**Recorded data:**

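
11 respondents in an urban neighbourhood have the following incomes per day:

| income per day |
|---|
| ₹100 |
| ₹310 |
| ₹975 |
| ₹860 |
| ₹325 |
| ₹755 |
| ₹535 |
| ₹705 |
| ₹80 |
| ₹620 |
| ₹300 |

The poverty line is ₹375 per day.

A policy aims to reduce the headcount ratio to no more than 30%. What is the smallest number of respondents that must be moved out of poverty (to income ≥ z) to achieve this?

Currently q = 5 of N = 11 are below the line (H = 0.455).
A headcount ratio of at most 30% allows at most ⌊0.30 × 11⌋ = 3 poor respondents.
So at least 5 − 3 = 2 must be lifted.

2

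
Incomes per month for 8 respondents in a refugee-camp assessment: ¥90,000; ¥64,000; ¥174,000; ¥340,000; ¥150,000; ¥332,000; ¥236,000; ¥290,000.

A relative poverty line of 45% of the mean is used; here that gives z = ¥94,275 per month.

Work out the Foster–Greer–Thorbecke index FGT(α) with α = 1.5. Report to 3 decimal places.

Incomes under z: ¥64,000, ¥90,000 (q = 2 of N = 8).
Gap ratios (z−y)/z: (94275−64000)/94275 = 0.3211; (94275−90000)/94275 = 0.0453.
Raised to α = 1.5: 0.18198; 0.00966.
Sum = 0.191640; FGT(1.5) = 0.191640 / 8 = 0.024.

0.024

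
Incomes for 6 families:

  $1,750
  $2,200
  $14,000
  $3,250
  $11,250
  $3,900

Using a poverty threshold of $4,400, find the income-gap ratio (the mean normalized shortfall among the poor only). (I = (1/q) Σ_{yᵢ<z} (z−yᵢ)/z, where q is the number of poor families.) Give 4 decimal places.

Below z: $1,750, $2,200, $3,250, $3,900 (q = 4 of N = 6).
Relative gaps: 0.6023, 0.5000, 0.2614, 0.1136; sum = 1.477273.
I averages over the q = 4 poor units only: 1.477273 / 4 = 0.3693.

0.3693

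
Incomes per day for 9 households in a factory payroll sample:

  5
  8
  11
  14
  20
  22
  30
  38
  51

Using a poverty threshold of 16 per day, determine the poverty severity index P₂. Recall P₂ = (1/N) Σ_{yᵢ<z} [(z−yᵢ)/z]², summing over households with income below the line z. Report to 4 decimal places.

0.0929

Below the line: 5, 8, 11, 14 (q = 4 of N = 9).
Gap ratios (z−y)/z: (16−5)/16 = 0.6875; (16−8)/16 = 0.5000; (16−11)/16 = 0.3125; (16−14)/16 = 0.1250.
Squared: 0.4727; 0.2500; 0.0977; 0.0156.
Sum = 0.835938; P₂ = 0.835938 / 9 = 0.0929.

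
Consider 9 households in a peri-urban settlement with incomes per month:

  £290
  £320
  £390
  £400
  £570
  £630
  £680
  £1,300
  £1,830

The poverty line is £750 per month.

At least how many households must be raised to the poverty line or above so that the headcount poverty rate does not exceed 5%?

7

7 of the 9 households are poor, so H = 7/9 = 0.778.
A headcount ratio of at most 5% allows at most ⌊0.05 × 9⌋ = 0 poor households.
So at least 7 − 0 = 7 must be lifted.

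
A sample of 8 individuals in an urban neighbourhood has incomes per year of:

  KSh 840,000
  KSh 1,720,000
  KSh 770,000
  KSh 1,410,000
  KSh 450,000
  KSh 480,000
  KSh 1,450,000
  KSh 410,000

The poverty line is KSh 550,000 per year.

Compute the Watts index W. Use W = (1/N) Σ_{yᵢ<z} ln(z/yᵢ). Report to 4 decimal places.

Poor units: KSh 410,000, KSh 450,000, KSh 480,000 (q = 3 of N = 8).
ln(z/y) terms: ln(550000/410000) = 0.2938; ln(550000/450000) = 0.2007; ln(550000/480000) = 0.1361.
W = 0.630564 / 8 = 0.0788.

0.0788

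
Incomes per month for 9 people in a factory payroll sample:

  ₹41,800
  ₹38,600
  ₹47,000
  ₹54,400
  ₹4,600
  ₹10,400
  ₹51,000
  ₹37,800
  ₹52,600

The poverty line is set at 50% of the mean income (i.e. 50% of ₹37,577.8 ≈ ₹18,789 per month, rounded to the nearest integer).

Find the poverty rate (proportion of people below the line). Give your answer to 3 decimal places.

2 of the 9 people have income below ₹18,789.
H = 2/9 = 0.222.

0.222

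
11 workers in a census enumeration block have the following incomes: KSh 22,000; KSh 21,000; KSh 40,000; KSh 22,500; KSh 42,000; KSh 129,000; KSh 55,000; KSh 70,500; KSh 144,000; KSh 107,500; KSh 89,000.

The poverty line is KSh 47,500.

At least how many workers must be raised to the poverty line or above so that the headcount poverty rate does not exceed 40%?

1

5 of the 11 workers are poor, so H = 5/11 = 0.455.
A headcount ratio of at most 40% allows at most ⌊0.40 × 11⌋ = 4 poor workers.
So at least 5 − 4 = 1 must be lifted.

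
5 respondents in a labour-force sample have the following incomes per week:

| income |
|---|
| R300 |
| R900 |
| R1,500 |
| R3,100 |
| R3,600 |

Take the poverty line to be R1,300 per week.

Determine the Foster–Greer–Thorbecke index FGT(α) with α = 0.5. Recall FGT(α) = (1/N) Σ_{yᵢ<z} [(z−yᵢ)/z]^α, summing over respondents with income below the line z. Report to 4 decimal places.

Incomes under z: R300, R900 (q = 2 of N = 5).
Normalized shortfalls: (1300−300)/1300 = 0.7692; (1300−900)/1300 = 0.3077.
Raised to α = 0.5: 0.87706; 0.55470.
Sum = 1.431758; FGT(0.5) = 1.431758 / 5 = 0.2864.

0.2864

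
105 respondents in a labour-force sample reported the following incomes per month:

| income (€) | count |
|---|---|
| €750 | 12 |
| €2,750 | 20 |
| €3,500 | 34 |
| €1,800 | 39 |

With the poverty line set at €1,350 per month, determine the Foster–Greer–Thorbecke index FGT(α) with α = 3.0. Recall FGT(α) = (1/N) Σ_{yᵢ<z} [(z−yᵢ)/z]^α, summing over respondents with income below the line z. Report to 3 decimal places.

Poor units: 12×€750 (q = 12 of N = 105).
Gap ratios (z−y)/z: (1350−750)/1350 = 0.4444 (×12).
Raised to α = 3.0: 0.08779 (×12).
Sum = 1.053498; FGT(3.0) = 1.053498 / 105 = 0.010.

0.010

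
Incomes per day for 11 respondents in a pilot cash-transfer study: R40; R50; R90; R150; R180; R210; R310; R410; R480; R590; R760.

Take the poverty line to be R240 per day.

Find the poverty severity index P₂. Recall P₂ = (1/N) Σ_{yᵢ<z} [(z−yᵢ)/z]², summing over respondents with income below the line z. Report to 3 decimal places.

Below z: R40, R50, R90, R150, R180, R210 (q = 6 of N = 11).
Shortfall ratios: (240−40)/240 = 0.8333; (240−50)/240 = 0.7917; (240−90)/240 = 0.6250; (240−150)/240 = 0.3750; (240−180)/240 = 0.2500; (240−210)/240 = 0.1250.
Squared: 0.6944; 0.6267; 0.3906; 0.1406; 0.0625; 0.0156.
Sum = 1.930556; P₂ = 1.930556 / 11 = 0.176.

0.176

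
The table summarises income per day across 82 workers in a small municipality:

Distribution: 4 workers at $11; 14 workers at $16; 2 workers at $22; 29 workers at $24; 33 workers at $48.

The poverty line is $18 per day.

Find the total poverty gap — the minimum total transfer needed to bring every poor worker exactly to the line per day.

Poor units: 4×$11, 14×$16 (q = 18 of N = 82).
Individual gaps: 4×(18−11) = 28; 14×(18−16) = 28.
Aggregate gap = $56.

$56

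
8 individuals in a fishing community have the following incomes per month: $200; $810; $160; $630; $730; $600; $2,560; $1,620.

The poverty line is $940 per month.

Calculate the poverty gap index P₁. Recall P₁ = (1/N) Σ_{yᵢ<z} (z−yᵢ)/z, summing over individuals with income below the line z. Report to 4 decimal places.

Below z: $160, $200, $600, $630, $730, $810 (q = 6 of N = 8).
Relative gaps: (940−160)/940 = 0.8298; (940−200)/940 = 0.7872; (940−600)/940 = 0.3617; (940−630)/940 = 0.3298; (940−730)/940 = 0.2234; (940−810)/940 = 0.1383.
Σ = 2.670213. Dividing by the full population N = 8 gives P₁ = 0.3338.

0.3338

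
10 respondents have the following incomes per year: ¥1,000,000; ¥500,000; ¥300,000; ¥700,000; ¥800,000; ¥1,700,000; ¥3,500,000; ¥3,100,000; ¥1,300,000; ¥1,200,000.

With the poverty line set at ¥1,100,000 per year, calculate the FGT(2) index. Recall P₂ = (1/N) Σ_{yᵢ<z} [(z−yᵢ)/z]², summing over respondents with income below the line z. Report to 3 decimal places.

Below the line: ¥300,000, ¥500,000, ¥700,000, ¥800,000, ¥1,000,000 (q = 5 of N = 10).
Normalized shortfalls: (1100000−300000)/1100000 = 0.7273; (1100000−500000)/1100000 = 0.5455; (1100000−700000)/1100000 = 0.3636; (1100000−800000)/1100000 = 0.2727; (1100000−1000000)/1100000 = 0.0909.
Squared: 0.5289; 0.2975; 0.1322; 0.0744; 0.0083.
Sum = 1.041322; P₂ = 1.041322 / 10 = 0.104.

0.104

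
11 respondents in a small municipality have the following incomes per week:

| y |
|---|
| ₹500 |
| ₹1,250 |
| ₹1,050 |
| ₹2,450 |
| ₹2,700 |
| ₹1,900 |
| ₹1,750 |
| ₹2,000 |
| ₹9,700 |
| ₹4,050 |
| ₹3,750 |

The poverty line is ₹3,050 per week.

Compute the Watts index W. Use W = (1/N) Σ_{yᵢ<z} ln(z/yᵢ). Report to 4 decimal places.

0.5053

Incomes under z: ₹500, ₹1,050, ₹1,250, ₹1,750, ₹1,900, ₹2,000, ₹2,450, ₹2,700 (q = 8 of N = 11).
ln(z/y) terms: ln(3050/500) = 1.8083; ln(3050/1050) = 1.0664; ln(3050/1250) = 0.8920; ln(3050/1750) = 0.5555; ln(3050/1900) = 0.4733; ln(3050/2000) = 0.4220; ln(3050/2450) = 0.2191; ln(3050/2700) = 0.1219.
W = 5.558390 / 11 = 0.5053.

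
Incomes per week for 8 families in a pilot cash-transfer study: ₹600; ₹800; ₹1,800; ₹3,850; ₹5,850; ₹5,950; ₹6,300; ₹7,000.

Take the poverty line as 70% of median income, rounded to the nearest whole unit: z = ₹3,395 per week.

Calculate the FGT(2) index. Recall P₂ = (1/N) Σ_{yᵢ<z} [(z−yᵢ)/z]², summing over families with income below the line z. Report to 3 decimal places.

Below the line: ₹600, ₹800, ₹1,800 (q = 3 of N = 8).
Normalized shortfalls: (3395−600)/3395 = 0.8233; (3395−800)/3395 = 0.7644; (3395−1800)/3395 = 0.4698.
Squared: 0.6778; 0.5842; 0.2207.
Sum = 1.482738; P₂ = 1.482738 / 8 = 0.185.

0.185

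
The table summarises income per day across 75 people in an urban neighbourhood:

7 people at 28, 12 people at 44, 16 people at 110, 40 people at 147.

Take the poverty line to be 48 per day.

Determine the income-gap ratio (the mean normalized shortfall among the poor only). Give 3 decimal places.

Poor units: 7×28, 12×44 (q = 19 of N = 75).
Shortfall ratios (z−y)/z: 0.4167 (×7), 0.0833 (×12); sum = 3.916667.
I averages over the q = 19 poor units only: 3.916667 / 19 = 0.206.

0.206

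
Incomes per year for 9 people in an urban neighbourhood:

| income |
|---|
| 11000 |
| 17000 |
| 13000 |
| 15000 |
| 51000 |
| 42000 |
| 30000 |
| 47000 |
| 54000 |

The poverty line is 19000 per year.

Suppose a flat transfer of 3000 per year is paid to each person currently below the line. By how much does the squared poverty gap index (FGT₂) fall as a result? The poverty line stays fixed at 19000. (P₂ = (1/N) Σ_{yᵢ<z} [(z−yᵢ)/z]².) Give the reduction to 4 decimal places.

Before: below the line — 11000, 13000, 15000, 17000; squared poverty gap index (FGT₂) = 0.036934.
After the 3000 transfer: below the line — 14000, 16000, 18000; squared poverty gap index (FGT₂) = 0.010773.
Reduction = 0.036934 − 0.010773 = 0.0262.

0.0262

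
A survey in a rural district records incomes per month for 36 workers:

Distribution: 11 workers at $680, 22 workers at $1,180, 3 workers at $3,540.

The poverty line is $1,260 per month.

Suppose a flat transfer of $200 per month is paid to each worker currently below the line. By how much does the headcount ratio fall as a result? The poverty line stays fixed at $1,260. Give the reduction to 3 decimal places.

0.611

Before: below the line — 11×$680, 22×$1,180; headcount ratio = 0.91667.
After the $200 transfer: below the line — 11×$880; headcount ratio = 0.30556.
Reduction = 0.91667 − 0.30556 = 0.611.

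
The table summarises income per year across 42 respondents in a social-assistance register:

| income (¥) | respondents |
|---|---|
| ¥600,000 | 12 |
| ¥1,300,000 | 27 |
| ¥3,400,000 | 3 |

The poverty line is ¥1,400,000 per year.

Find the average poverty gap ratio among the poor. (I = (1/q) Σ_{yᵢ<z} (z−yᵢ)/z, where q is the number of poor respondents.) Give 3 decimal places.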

**Instructions to follow:**
Should a line in the material contain "labour", copy it.

**Worked solution:**
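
5 respondents in a labour-force sample have the following incomes per week:
105 respondents in a labour-force sample reported the following incomes per month: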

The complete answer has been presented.